Segment Open

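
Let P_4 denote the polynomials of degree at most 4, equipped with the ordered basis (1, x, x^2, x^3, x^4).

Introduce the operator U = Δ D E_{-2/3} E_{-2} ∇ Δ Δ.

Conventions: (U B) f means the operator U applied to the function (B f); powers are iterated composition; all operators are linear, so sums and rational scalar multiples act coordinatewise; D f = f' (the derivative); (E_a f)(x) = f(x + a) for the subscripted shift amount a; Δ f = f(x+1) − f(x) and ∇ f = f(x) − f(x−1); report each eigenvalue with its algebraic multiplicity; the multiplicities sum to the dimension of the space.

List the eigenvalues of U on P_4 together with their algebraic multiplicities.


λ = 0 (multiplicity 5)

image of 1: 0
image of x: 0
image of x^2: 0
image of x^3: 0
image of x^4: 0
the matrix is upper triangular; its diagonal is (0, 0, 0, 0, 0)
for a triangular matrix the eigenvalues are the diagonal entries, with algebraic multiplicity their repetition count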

Segment Closed
Segment Open

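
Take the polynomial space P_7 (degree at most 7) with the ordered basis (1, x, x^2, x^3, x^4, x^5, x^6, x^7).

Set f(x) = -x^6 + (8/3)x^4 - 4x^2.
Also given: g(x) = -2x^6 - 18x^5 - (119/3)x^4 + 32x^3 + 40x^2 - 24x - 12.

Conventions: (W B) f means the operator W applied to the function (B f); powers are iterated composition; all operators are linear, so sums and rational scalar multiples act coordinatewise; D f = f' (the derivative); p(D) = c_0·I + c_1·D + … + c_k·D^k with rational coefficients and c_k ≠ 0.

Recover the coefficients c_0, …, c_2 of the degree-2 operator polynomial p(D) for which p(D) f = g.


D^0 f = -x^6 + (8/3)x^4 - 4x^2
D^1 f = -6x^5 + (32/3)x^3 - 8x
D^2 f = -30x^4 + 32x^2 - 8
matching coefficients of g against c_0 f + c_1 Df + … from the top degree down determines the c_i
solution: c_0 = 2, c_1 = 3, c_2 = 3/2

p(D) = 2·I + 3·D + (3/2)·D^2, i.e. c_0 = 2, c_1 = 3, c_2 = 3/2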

Segment Closed
Segment Open

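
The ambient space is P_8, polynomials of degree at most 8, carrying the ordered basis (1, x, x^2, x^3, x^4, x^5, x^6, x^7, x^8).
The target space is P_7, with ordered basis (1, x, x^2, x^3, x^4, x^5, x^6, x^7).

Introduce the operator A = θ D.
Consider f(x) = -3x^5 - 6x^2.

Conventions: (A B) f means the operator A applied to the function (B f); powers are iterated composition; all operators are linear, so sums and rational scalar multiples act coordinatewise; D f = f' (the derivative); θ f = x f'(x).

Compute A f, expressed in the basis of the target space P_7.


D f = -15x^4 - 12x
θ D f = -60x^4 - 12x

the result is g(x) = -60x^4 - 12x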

Segment Closed

WORK ITEM | Sift the data above for lines with "derivative", then copy each one.

EXERCISE SOLUTION |
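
Conventions: (U B) f means the operator U applied to the function (B f); powers are iterated composition; all operators are linear, so sums and rational scalar multiples act coordinatewise; D f = f' (the derivative); (E_a f)(x) = f(x + a) for the subscripted shift amount a; Δ f = f(x+1) − f(x) and ∇ f = f(x) − f(x−1); report each eigenvalue with its algebraic multiplicity; the multiplicities sum to the dimension of the space.
Conventions: (W B) f means the operator W applied to the function (B f); powers are iterated composition; all operators are linear, so sums and rational scalar multiples act coordinatewise; D f = f' (the derivative); p(D) = c_0·I + c_1·D + … + c_k·D^k with rational coefficients and c_k ≠ 0.
Conventions: (A B) f means the operator A applied to the function (B f); powers are iterated composition; all operators are linear, so sums and rational scalar multiples act coordinatewise; D f = f' (the derivative); θ f = x f'(x).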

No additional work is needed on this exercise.